» **Working data**
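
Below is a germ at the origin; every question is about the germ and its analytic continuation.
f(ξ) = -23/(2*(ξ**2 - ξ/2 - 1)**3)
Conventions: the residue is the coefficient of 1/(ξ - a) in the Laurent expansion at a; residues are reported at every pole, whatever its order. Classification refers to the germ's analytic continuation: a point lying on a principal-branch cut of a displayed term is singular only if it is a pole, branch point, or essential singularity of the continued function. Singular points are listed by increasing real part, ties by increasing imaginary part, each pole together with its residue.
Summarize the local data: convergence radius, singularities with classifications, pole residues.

Denominator factor (ξ**2 - ξ/2 - 1)^3: discriminant 17/4, real irrational roots 1/4 + (1/4)*sqrt(17) and 1/4 - (1/4)*sqrt(17); poles of order 3, moduli 1/4 + (1/4)*sqrt(17) and -1/4 + (1/4)*sqrt(17).
The radius of convergence is the smallest modulus among the singular points: -1/4 + (1/4)*sqrt(17).
The factor ξ**2 - ξ/2 - 1 splits as (ξ - a)(ξ - a') with a = 1/4 - (1/4)*sqrt(17), a' = 1/4 + (1/4)*sqrt(17). At the order-3 pole a set g(ξ) = (ξ - a)^3*f(ξ) = [-23/2] / (ξ - a')^3.
Order-3 pole: residue = g''(a)/2; g''(1/4 - (1/4)*sqrt(17)) = (4416/4913)*sqrt(17), so the residue is (2208/4913)*sqrt(17).
The factor ξ**2 - ξ/2 - 1 splits as (ξ - a)(ξ - a') with a = 1/4 + (1/4)*sqrt(17), a' = 1/4 - (1/4)*sqrt(17). At the order-3 pole a set g(ξ) = (ξ - a)^3*f(ξ) = [-23/2] / (ξ - a')^3.
Order-3 pole: residue = g''(a)/2; g''(1/4 + (1/4)*sqrt(17)) = -(4416/4913)*sqrt(17), so the residue is -(2208/4913)*sqrt(17).
List the singular points by increasing real part (a conjugate pair: the negative imaginary part first).

Radius of convergence at 0: -1/4 + (1/4)*sqrt(17).
At 1/4 - (1/4)*sqrt(17): a pole of order 3; residue (2208/4913)*sqrt(17).
At 1/4 + (1/4)*sqrt(17): a pole of order 3; residue -(2208/4913)*sqrt(17).


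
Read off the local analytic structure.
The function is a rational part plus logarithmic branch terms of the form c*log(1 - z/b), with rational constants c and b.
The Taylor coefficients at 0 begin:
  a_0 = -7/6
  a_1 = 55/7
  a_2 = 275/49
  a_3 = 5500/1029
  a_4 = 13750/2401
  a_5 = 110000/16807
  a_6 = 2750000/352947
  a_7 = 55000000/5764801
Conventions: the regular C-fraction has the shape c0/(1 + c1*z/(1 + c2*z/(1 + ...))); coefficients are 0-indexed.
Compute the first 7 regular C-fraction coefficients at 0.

Taylor coefficients (read off): a_0 = -7/6, a_1 = 55/7, a_2 = 275/49, a_3 = 5500/1029, a_4 = 13750/2401, a_5 = 110000/16807, a_6 = 2750000/352947.
c0 = a_0 = -7/6. Peel one level at a time: if S = 1 + c*z/S' with S'(0) = 1, then c is the z-coefficient of S and S' = c*z/(S - 1).
S_1 = c0/f = 1 + (330/49)*z + (120450/2401)*z^2 + ...; c1 = 330/49.
S_2 = c1*z/(S_1 - 1) = 1 + (-365/49)*z + (-25/147)*z^2 + ...; c2 = -365/49.
S_3 = c2*z/(S_2 - 1) = 1 + (-5/219)*z + (-5300/335727)*z^2 + ...; c3 = -5/219.
S_4 = c3*z/(S_3 - 1) = 1 + (-1060/1533)*z + (-20/147)*z^2 + ...; c4 = -1060/1533.
S_5 = c4*z/(S_4 - 1) = 1 + (-73/371)*z + (-14016/137641)*z^2 + ...; c5 = -73/371.
S_6 = c5*z/(S_5 - 1) = 1 + (-192/371)*z + ...; c6 = -192/371.

The regular C-fraction coefficients are [-7/6, 330/49, -365/49, -5/219, -1060/1533, -73/371, -192/371].


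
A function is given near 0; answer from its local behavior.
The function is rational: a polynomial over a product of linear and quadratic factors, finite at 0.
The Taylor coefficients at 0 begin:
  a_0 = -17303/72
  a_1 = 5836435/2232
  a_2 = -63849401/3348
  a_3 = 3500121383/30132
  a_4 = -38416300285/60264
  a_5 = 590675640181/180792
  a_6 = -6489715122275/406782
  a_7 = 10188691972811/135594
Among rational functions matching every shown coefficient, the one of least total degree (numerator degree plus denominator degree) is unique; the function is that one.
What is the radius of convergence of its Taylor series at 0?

The radius of convergence is 3/11.

No rational of total degree below 4 reproduces all 8 coefficients; solving the [1/3] Pade equations on them gives f(ξ) = (-18*ξ/31 - 39/8)/(ξ + 3/11)**3, whose expansion matches every shown term.
Denominator factor (ξ + 3/11)^3: pole of order 3 at -3/11, modulus 3/11.
The radius of convergence is the smallest modulus among the singular points: 3/11.


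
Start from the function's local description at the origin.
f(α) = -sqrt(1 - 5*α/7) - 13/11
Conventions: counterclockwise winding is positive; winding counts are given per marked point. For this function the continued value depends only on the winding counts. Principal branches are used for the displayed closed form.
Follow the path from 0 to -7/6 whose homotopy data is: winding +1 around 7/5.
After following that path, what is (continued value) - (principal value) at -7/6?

The rational part is single-valued and drops out of the difference; each branch term changes only by its own monodromy.
(-1)*sqrt(1 - α/(7/5)): winding +1 is odd, the square root flips sign, contributing -2*(-1)*sqrt(1 - (-7/6)/(7/5)) = -2*(-1)*sqrt(11/6) = (1/3)*sqrt(66).
Summing the contributions at α = -7/6 gives (1/3)*sqrt(66).

Continued minus principal equals (1/3)*sqrt(66).


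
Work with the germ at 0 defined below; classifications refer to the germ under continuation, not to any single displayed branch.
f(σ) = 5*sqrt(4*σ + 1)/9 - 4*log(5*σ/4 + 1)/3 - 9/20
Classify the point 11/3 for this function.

There is no denominator, hence no pole anywhere.
Branch term sqrt(1 - σ/(-1/4)): argument at 11/3 is 47/3, nonzero, so 11/3 is not its branch point (a point on a principal cut is still regular for the continued germ).
Branch term log(1 - σ/(-4/5)): argument at 11/3 is 67/12, nonzero, so 11/3 is not its branch point (a point on a principal cut is still regular for the continued germ).
So the germ continues analytically to 11/3.

The point is a regular point.


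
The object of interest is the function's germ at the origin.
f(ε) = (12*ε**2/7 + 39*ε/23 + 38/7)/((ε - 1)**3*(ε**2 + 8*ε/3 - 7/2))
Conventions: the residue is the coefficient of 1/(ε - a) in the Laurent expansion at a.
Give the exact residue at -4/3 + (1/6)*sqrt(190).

The residue is -3252810/161 - (1179921/805)*sqrt(190).

The factor ε**2 + 8*ε/3 - 7/2 splits as (ε - a)(ε - a') with a = -4/3 + (1/6)*sqrt(190), a' = -4/3 - (1/6)*sqrt(190). At the order-1 pole a set g(ε) = (ε - a)*f(ε) = [(12*ε**2/7 + 39*ε/23 + 38/7)/(ε - 1)**3] / (ε - a').
Simple pole: residue = g(a) at a = -4/3 + (1/6)*sqrt(190), which is -3252810/161 - (1179921/805)*sqrt(190).


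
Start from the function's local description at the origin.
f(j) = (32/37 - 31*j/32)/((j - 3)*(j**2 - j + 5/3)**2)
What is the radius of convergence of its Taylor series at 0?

Denominator factor (j - 3): pole of order 1 at 3, modulus 3.
Denominator factor (j**2 - j + 5/3)^2: discriminant -17/3, complex-conjugate roots (1/2) + ((1/6)*sqrt(51))*i and (1/2) - ((1/6)*sqrt(51))*i; poles of order 2, moduli (1/3)*sqrt(15) and (1/3)*sqrt(15).
The radius of convergence is the smallest modulus among the singular points: (1/3)*sqrt(15).

The radius of convergence is (1/3)*sqrt(15).


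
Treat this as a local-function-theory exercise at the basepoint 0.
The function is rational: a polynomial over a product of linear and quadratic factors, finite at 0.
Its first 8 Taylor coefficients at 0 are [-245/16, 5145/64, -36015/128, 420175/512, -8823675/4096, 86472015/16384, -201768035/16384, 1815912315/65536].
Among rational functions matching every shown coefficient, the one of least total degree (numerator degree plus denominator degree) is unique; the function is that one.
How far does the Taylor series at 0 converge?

The radius of convergence is 4/7.

No rational of total degree below 3 reproduces all 8 coefficients; solving the [0/3] Pade equations on them gives f(h) = -20/(7*(h + 4/7)**3), whose expansion matches every shown term.
Denominator factor (h + 4/7)^3: pole of order 3 at -4/7, modulus 4/7.
The radius of convergence is the smallest modulus among the singular points: 4/7.


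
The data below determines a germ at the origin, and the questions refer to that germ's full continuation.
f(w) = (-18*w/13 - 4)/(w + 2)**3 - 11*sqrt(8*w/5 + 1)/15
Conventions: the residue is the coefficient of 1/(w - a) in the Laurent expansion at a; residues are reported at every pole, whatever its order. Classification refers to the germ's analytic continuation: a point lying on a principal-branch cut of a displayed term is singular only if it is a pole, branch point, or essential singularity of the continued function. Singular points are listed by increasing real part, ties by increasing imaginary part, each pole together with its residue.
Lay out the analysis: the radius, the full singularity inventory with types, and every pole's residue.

Radius of convergence at 0: 5/8.
At -2: a pole of order 3; residue 0.
At -5/8: an algebraic (square-root) branch point.

Denominator factor (w + 2)^3: pole of order 3 at -2, modulus 2.
Branch term (-11/15)*sqrt(1 - w/(-5/8)): its argument vanishes at w = -5/8, a square-root branch point, modulus 5/8.
The radius of convergence is the smallest modulus among the singular points: 5/8.
The branch term is analytic at -2 and contributes nothing to the residue; only the rational part matters.
At the order-3 pole -2 set g(w) = (w - (-2))^3*(rational part) = -18*w/13 - 4.
Order-3 pole: residue = g''(a)/2; g''(-2) = 0, so the residue is 0.
List the singular points by increasing real part (a conjugate pair: the negative imaginary part first).


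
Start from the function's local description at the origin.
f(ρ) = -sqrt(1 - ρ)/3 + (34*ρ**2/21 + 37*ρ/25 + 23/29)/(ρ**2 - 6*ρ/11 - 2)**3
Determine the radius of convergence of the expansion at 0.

Denominator factor (ρ**2 - 6*ρ/11 - 2)^3: discriminant 1004/121, real irrational roots 3/11 + (1/11)*sqrt(251) and 3/11 - (1/11)*sqrt(251); poles of order 3, moduli 3/11 + (1/11)*sqrt(251) and -3/11 + (1/11)*sqrt(251).
Branch term (-1/3)*sqrt(1 - ρ/(1)): its argument vanishes at ρ = 1, a square-root branch point, modulus 1.
The radius of convergence is the smallest modulus among the singular points: 1.

The radius of convergence is 1.


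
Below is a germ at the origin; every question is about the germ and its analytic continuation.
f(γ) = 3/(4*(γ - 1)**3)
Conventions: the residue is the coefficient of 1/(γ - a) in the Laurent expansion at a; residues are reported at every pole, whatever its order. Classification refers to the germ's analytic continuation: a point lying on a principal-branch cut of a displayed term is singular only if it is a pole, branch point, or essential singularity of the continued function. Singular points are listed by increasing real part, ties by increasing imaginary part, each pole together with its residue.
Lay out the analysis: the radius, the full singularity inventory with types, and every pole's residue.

Radius of convergence at 0: 1.
At 1: a pole of order 3; residue 0.

Denominator factor (γ - 1)^3: pole of order 3 at 1, modulus 1.
The radius of convergence is the smallest modulus among the singular points: 1.
At the order-3 pole 1 set g(γ) = (γ - (1))^3*f(γ) = 3/4.
Order-3 pole: residue = g''(a)/2; g''(1) = 0, so the residue is 0.


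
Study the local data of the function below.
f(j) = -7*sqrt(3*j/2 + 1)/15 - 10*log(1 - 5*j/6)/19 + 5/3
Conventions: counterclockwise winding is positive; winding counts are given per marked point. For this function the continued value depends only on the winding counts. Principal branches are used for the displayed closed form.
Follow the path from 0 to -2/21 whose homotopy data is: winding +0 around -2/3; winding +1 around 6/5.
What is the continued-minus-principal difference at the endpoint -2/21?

The rational part is single-valued and drops out of the difference; each branch term changes only by its own monodromy.
(-10/19)*log(1 - j/(6/5)): each positive loop around 6/5 adds 2*pi*i to the log, so winding +1 contributes (-10/19)*(1)*2*pi*i = -(20/19)*pi*i.
(-7/15)*sqrt(1 - j/(-2/3)): winding +0 is even, the square root returns to the same sheet, contribution 0.
Summing the contributions at j = -2/21 gives -(20/19)*pi*i.

Continued minus principal equals -(20/19)*pi*i.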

» **Work task**
Starting at the first line of the records, print each line exactly, stopping after the line that contains "f(ξ) = -23/(2*(ξ**2 - ξ/2 - 1)**3)".

» **Answer section**
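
Below is a germ at the origin; every question is about the germ and its analytic continuation.
f(ξ) = -23/(2*(ξ**2 - ξ/2 - 1)**3)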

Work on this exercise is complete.